━━ Record excerpts

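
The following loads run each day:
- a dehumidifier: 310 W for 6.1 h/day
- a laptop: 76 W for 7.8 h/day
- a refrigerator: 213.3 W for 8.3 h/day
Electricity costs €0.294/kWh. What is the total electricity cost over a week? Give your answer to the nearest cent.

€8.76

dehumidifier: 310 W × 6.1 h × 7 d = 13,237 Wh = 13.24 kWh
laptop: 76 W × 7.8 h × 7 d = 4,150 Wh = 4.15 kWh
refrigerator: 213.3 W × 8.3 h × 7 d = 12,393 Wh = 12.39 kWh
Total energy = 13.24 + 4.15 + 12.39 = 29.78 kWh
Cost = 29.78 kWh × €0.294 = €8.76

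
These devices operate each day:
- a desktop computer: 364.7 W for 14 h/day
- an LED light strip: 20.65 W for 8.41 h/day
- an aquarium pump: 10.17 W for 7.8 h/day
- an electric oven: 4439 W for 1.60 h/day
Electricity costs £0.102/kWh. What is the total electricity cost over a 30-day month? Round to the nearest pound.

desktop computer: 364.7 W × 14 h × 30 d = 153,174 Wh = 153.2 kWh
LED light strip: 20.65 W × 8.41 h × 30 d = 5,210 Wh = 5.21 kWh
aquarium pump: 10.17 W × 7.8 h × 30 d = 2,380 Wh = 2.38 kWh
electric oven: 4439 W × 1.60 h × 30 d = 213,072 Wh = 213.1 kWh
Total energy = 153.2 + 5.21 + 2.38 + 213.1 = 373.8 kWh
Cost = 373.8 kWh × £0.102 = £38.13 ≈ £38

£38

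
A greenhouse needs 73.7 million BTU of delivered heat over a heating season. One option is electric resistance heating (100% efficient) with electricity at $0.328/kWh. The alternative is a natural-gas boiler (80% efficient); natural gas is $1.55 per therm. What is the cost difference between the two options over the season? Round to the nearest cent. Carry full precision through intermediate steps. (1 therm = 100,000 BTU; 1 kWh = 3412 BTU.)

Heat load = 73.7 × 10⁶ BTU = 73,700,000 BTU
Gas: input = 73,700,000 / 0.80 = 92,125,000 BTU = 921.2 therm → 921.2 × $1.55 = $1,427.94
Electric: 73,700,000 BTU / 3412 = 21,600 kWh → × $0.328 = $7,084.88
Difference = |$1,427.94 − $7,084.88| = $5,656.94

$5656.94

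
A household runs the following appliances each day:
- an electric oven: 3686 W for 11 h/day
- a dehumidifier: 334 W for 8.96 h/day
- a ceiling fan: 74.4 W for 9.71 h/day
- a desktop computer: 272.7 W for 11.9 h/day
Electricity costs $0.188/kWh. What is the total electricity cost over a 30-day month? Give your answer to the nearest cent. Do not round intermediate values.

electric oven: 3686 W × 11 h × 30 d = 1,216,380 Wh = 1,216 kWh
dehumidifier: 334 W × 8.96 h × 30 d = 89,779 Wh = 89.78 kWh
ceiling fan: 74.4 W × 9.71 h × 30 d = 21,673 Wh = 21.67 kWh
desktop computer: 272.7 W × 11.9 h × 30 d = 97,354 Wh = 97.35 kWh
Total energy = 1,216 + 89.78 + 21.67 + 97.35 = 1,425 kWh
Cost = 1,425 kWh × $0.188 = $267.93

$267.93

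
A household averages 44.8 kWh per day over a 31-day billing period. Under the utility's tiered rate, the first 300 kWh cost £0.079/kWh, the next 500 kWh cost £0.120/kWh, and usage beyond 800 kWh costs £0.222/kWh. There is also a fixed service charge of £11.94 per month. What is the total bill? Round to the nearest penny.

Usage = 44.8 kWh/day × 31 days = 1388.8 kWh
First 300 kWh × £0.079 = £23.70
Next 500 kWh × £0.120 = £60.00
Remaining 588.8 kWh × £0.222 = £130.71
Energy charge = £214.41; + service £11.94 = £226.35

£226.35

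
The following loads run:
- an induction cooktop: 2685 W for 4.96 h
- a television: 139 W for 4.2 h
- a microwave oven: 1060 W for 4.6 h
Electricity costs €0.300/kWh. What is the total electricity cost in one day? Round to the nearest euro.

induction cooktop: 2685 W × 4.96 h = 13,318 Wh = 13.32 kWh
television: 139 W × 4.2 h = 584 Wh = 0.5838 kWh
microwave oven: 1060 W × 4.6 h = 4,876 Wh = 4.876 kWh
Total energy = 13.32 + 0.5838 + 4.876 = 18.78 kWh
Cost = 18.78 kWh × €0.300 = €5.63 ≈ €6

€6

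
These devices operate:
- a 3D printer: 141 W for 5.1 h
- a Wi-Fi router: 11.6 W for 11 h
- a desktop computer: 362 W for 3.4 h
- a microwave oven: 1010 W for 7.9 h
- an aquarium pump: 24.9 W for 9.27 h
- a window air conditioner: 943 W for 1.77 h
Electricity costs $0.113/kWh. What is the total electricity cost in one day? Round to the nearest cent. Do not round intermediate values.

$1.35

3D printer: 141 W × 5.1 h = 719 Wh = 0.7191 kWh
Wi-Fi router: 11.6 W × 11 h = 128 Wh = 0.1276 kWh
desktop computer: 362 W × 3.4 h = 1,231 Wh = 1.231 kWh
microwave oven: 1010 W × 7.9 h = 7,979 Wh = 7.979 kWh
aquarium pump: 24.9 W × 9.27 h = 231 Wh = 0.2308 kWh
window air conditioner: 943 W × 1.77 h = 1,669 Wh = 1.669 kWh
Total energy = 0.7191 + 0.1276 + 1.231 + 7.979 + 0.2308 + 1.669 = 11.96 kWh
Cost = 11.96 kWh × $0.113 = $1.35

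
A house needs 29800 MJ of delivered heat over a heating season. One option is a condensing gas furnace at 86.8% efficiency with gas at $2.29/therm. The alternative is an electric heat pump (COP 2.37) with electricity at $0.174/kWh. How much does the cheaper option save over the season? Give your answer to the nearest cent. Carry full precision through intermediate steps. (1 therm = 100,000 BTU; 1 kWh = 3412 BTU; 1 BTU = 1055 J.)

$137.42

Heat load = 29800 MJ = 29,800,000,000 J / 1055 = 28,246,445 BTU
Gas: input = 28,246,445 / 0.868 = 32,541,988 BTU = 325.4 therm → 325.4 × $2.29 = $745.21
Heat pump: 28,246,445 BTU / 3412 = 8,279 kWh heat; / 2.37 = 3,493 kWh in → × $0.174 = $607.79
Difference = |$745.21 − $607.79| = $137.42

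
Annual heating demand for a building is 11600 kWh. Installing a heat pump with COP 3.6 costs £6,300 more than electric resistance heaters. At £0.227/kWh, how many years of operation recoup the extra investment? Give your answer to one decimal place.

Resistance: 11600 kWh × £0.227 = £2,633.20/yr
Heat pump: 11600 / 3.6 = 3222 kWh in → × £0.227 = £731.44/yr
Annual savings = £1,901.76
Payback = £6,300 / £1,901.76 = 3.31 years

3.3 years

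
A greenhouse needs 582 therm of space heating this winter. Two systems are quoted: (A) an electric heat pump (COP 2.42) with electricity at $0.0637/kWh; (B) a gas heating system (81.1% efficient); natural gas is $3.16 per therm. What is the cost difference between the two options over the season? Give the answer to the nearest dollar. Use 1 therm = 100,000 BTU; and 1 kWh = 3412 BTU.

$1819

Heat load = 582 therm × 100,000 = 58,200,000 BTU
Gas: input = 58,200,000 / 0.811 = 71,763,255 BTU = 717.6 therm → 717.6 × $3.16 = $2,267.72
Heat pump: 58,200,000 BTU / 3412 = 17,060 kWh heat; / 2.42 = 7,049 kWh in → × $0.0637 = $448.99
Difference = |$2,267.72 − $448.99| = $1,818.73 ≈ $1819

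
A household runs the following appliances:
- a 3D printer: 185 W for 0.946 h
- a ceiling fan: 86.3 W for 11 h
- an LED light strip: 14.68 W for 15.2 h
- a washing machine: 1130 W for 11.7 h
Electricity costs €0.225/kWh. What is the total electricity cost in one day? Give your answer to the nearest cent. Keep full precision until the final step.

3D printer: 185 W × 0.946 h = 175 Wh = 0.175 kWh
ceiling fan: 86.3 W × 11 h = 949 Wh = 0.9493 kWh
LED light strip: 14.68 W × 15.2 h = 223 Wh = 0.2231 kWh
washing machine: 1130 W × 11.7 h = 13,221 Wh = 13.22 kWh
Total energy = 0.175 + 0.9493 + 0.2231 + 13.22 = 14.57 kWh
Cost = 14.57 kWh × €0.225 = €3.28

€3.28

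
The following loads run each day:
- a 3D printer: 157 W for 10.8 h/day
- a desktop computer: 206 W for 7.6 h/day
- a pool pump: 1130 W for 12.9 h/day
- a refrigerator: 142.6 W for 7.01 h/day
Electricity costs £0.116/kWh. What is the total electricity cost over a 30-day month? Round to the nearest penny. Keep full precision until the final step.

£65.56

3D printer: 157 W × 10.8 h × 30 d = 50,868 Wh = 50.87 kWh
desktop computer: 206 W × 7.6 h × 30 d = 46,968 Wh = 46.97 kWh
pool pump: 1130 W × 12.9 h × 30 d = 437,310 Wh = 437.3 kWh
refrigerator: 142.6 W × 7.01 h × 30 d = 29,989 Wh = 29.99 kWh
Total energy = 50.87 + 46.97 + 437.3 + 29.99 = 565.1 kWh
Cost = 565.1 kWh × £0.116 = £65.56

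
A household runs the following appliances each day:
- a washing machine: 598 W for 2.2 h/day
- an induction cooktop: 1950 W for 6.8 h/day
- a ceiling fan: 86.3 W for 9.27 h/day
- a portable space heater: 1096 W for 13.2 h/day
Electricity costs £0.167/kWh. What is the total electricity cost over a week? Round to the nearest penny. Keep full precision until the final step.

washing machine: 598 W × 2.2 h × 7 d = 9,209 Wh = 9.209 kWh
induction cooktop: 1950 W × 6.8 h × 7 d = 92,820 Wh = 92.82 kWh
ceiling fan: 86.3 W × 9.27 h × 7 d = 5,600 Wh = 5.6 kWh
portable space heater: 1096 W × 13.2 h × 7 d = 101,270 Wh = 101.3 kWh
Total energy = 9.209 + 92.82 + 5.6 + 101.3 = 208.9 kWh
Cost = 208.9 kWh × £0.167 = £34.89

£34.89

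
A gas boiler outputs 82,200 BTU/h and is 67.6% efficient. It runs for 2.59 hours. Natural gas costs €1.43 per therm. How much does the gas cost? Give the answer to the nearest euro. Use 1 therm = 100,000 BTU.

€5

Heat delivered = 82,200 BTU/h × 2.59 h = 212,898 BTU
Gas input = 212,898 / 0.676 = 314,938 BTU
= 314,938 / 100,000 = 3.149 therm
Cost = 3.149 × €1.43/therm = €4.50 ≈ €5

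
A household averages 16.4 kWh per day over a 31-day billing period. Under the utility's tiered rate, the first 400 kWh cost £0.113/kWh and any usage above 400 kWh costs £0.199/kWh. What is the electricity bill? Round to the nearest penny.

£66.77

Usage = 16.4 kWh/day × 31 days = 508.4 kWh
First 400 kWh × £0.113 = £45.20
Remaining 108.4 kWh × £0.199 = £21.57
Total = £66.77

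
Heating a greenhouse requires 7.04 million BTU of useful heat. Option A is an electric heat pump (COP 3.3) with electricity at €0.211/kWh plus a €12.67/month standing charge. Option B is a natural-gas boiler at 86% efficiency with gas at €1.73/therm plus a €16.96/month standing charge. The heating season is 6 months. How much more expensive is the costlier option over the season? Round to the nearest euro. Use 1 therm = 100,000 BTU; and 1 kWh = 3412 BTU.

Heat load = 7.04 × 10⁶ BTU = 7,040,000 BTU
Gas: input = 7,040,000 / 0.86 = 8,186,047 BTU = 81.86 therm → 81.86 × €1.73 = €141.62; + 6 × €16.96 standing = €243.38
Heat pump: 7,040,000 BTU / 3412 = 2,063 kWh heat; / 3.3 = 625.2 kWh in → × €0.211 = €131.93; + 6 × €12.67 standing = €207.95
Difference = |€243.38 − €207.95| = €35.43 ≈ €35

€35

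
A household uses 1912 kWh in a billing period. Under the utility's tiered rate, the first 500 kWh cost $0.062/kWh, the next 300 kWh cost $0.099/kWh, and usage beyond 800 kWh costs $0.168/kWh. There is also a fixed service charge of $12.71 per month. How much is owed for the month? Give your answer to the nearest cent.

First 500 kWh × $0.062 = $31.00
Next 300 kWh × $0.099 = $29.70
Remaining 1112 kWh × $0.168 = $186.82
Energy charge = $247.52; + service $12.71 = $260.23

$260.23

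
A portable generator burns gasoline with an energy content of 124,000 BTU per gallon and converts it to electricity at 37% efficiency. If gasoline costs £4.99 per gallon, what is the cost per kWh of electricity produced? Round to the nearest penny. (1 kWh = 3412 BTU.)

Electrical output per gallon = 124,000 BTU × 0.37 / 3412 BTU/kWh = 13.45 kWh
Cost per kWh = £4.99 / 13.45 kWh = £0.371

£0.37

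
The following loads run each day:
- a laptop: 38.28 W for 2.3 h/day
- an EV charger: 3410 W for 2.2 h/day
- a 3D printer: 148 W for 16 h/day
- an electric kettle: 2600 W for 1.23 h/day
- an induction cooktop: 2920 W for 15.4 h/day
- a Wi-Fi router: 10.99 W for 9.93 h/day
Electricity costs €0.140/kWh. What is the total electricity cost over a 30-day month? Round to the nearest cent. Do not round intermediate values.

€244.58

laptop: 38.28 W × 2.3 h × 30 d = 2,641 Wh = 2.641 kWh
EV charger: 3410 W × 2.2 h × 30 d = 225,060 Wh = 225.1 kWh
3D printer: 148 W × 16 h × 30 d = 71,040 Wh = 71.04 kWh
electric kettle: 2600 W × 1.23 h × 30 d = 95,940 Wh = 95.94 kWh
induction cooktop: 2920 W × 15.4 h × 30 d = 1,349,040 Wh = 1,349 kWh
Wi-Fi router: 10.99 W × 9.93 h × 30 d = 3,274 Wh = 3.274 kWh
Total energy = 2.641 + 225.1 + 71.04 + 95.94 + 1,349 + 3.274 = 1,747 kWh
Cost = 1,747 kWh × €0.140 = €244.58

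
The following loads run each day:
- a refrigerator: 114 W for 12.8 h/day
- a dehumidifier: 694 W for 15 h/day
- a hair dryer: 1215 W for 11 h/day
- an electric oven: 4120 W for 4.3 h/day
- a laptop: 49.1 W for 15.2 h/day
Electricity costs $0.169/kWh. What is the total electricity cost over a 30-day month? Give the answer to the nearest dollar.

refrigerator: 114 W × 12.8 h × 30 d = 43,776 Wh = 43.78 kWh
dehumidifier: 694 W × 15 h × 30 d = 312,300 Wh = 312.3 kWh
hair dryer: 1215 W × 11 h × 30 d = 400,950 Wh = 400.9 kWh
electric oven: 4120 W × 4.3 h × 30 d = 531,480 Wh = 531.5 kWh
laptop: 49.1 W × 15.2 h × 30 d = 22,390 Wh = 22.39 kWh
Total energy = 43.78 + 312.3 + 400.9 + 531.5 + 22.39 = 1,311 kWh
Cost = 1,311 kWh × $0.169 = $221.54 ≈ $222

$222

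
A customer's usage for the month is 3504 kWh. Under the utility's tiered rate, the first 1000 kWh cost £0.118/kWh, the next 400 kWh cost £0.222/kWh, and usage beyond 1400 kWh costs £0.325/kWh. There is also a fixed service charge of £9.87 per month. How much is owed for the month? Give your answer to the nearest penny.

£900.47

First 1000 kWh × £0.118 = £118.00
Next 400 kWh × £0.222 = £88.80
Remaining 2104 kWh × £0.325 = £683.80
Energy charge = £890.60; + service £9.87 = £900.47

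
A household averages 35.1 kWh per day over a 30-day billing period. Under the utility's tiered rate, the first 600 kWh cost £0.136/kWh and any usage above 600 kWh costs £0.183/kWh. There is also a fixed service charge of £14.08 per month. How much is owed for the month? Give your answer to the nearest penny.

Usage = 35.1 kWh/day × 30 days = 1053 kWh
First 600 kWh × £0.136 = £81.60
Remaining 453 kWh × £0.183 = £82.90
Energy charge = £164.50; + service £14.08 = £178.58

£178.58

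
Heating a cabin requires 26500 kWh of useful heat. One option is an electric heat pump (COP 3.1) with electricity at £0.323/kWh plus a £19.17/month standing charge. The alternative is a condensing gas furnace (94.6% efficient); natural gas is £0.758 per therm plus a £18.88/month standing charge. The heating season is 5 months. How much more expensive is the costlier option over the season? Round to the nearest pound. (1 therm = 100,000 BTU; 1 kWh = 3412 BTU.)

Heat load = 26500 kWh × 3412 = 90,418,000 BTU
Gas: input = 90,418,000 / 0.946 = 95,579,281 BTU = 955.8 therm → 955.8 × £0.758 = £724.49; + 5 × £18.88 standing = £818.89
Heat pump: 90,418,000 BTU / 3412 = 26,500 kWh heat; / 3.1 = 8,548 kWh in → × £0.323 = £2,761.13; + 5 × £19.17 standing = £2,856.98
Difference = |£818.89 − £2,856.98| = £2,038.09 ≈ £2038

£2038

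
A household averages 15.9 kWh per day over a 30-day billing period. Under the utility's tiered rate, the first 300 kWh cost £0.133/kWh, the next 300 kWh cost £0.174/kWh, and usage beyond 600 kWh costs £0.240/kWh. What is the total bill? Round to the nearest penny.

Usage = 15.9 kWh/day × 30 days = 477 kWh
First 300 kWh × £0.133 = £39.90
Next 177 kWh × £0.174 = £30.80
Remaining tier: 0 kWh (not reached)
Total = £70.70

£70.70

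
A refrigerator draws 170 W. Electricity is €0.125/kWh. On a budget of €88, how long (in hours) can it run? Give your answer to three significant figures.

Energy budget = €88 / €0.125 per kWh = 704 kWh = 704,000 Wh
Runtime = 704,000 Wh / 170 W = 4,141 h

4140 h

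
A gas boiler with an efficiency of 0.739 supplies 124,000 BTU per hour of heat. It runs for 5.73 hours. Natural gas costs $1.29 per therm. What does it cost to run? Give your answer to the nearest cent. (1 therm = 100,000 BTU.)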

━━━━

● Task statement
Take exactly the lines from the one containing "Electricity costs £0.116/kWh." through the one containing "- a portable" in the data above, and output them with nothing added.

● Written answer
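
Electricity costs £0.116/kWh. What is the total electricity cost over a 30-day month? Round to the nearest penny. Keep full precision until the final step.

£65.56

3D printer: 157 W × 10.8 h × 30 d = 50,868 Wh = 50.87 kWh
desktop computer: 206 W × 7.6 h × 30 d = 46,968 Wh = 46.97 kWh
pool pump: 1130 W × 12.9 h × 30 d = 437,310 Wh = 437.3 kWh
refrigerator: 142.6 W × 7.01 h × 30 d = 29,989 Wh = 29.99 kWh
Total energy = 50.87 + 46.97 + 437.3 + 29.99 = 565.1 kWh
Cost = 565.1 kWh × £0.116 = £65.56

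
A household runs the following appliances each day:
- a washing machine: 598 W for 2.2 h/day
- an induction cooktop: 1950 W for 6.8 h/day
- a ceiling fan: 86.3 W for 9.27 h/day
- a portable space heater: 1096 W for 13.2 h/day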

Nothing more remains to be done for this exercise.